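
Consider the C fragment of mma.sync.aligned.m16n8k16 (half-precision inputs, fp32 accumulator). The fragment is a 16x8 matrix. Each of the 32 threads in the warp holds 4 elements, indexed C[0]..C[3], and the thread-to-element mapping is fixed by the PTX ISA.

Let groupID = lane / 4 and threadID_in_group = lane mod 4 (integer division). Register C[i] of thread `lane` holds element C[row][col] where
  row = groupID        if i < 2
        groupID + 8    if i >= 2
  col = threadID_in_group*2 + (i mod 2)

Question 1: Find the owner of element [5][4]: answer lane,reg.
22,0

r: 5->gid=5,r8=0  c: 4->tid=2,i&1=0
L=5*4+2=22  i=0*2+0=0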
=-=-=-=-=
Copy exactly the line containing "Question 1: Find" and each line after it through the end of the records above.

* _Answer to this exercise_
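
Question 1: Find the owner of element [5][4]: answer lane,reg.
22,0

r: 5->gid=5,r8=0  c: 4->tid=2,i&1=0
L=5*4+2=22  i=0*2+0=0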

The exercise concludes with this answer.